── PROVIDED MATERIAL

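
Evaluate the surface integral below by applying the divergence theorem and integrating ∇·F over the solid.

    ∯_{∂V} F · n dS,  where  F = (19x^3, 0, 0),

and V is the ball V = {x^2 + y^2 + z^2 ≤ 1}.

By the divergence theorem,

    ∯_{∂V} F · n dS = ∭_V (∇ · F) dV.

Compute the divergence:
    ∇ · F = ∂F_x/∂x + ∂F_y/∂y + ∂F_z/∂z = 57x^2 + 0 + 0 = 57x^2.

In spherical coordinates, x = ρ sin(φ) cos(θ), y = ρ sin(φ) sin(θ), z = ρ cos(φ), dV = ρ^2 sin(φ) dρ dφ dθ, with 0 ≤ ρ ≤ 1, 0 ≤ φ ≤ π, 0 ≤ θ ≤ 2π.

The integrand, after substitution and multiplying by the volume element, becomes (57ρ^2sin(φ)^2cos(θ)^2) · ρ^2 sin(φ), so

    ∭_V (∇·F) dV = ∫_0^{2π} ∫_0^{π} ∫_0^{1} (57ρ^2sin(φ)^2cos(θ)^2) · ρ^2 sin(φ) dρ dφ dθ.

Inner (ρ from 0 to 1): 57sin(φ)^3cos(θ)^2/5.
Middle (φ from 0 to π): 76cos(θ)^2/5.
Outer (θ from 0 to 2π): 76π/5.

Therefore ∯_{∂V} F · n dS = 76π/5.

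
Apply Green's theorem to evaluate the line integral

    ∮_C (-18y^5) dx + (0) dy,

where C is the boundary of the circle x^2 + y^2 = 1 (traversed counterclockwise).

Green's theorem converts the closed line integral into a double integral over the enclosed region D:

    ∮_C P dx + Q dy = ∬_D (∂Q/∂x - ∂P/∂y) dA.

Here P = -18y^5, Q = 0, so

    ∂Q/∂x = 0,    ∂P/∂y = -90y^4,
    ∂Q/∂x - ∂P/∂y = 90y^4.

D is the region x^2 + y^2 ≤ 1. Evaluating the double integral:

In polar coordinates (x = r cos θ, y = r sin θ, dA = r dr dθ) the integrand becomes 90r^4sin(θ)^4, so

    ∬_D (90y^4) dA = ∫_0^{2π} ∫_0^{1} (90r^4sin(θ)^4) · r dr dθ.

Inner (r from 0 to 1): 15sin(θ)^4.
Outer (θ from 0 to 2π): 45π/4.

Therefore ∮_C P dx + Q dy = 45π/4.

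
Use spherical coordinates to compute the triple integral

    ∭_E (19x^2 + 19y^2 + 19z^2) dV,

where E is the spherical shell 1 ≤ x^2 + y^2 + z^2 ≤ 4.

In spherical coordinates, x = ρ sin(φ) cos(θ), y = ρ sin(φ) sin(θ), z = ρ cos(φ), and dV = ρ^2 sin(φ) dρ dφ dθ.

The integrand becomes 19ρ^2, so

    ∭_E (19x^2 + 19y^2 + 19z^2) dV = ∫_{0}^{2π} ∫_{0}^{π} ∫_{1}^{2} (19ρ^2) · ρ^2 sin(φ) dρ dφ dθ.

Inner (ρ): 589sin(φ)/5.
Middle (φ): 1178/5.
Outer (θ): 2356π/5.

Therefore the triple integral equals 2356π/5.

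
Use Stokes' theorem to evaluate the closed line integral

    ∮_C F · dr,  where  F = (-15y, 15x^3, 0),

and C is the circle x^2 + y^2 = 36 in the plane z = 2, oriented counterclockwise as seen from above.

Let S be the flat disk x^2 + y^2 ≤ 36 in the plane z = 2, with upward unit normal n̂ = ẑ. By Stokes' theorem,

    ∮_C F · dr = ∬_S (∇ × F) · n̂ dS = ∬_D (curl F)_z dA,

where D is the disk x^2 + y^2 ≤ 36.

Compute the curl of F = (-15y, 15x^3, 0):
    (∇ × F)_x = ∂F_z/∂y - ∂F_y/∂z = 0,
    (∇ × F)_y = ∂F_x/∂z - ∂F_z/∂x = 0,
    (∇ × F)_z = ∂F_y/∂x - ∂F_x/∂y = 45x^2 + 15.

On z = 2, (curl F)_z = 45x^2 + 15.

Convert to polar (x = r cos θ, y = r sin θ, dA = r dr dθ); the integrand becomes 45r^2cos(θ)^2 + 15, so

    ∬_D (curl F)_z dA = ∫_0^{2π} ∫_0^{6} (45r^2cos(θ)^2 + 15) · r dr dθ.

Inner (r from 0 to 6): 14580cos(θ)^2 + 270.
Outer (θ from 0 to 2π): 15120π.

Therefore ∮_C F · dr = 15120π.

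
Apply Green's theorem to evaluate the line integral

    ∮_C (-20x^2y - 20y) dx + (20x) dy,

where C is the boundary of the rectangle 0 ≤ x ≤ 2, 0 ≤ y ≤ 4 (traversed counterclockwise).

Green's theorem converts the closed line integral into a double integral over the enclosed region D:

    ∮_C P dx + Q dy = ∬_D (∂Q/∂x - ∂P/∂y) dA.

Here P = -20x^2y - 20y, Q = 20x, so

    ∂Q/∂x = 20,    ∂P/∂y = -20x^2 - 20,
    ∂Q/∂x - ∂P/∂y = 20x^2 + 40.

D is the region 0 ≤ x ≤ 2, 0 ≤ y ≤ 4. Evaluating the double integral:

    ∬_D (20x^2 + 40) dA = ∫_0^{2} ∫_0^{4} (20x^2 + 40) dy dx.

Inner (y from 0 to 4): 80x^2 + 160.
Outer (x from 0 to 2): 1600/3.

Therefore ∮_C P dx + Q dy = 1600/3.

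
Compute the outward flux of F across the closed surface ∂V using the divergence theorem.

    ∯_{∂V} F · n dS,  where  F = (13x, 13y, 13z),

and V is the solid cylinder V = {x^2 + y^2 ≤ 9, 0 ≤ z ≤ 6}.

By the divergence theorem,

    ∯_{∂V} F · n dS = ∭_V (∇ · F) dV.

Compute the divergence:
    ∇ · F = ∂F_x/∂x + ∂F_y/∂y + ∂F_z/∂z = 13 + 13 + 13 = 39.

In cylindrical coordinates, x = r cos(θ), y = r sin(θ), z = z, dV = r dr dθ dz, with 0 ≤ r ≤ 3, 0 ≤ θ ≤ 2π, 0 ≤ z ≤ 6.

The integrand, after substitution and multiplying by the volume element, becomes (39) · r, so

    ∭_V (∇·F) dV = ∫_0^{2π} ∫_0^{3} ∫_0^{6} (39) · r dz dr dθ.

Inner (z from 0 to 6): 234r.
Middle (r from 0 to 3): 1053.
Outer (θ from 0 to 2π): 2106π.

Therefore ∯_{∂V} F · n dS = 2106π.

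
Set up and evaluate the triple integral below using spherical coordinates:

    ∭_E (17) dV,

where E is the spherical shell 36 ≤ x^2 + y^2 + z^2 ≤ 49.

In spherical coordinates, x = ρ sin(φ) cos(θ), y = ρ sin(φ) sin(θ), z = ρ cos(φ), and dV = ρ^2 sin(φ) dρ dφ dθ.

The integrand becomes 17, so

    ∭_E (17) dV = ∫_{0}^{2π} ∫_{0}^{π} ∫_{6}^{7} (17) · ρ^2 sin(φ) dρ dφ dθ.

Inner (ρ): 2159sin(φ)/3.
Middle (φ): 4318/3.
Outer (θ): 8636π/3.

Therefore the triple integral equals 8636π/3.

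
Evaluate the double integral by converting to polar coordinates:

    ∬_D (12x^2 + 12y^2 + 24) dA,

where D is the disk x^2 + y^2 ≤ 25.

The region D is 0 ≤ r ≤ 5, 0 ≤ θ ≤ 2π in polar coordinates, where x = r cos(θ), y = r sin(θ), and dA = r dr dθ.

Under the substitution, the integrand becomes 12r^2 + 24, so

    ∬_D (12x^2 + 12y^2 + 24) dA = ∫_{0}^{2π} ∫_{0}^{5} (12r^2 + 24) · r dr dθ.

Inner integral (in r): ∫_{0}^{5} (12r^2 + 24) · r dr = 2175.

Outer integral (in θ): ∫_{0}^{2π} (2175) dθ = 4350π.

Therefore ∬_D (12x^2 + 12y^2 + 24) dA = 4350π.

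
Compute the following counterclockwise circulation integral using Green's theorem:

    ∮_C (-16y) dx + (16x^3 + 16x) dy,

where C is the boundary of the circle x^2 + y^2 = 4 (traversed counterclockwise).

Green's theorem converts the closed line integral into a double integral over the enclosed region D:

    ∮_C P dx + Q dy = ∬_D (∂Q/∂x - ∂P/∂y) dA.

Here P = -16y, Q = 16x^3 + 16x, so

    ∂Q/∂x = 48x^2 + 16,    ∂P/∂y = -16,
    ∂Q/∂x - ∂P/∂y = 48x^2 + 32.

D is the region x^2 + y^2 ≤ 4. Evaluating the double integral:

In polar coordinates (x = r cos θ, y = r sin θ, dA = r dr dθ) the integrand becomes 48r^2cos(θ)^2 + 32, so

    ∬_D (48x^2 + 32) dA = ∫_0^{2π} ∫_0^{2} (48r^2cos(θ)^2 + 32) · r dr dθ.

Inner (r from 0 to 2): 192cos(θ)^2 + 64.
Outer (θ from 0 to 2π): 320π.

Therefore ∮_C P dx + Q dy = 320π.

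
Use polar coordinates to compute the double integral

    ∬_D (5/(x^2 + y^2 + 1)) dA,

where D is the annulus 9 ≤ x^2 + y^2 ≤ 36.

The region D is 3 ≤ r ≤ 6, 0 ≤ θ ≤ 2π in polar coordinates, where x = r cos(θ), y = r sin(θ), and dA = r dr dθ.

Under the substitution, the integrand becomes 5/(r^2 + 1), so

    ∬_D (5/(x^2 + y^2 + 1)) dA = ∫_{0}^{2π} ∫_{3}^{6} (5/(r^2 + 1)) · r dr dθ.

Inner integral (in r): ∫_{3}^{6} (5/(r^2 + 1)) · r dr = log(1369sqrt(370)/1000).

Outer integral (in θ): ∫_{0}^{2π} (log(1369sqrt(370)/1000)) dθ = log((1369sqrt(370)/1000)^(2π)).

Therefore ∬_D (5/(x^2 + y^2 + 1)) dA = log((1369sqrt(370)/1000)^(2π)).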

────

### TASK REQUIREMENTS
Which of the lines above mention the word "using"? Pull those lines out.

### THE ANSWER
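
Compute the outward flux of F across the closed surface ∂V using the divergence theorem.
Set up and evaluate the triple integral below using spherical coordinates:
Compute the following counterclockwise circulation integral using Green's theorem: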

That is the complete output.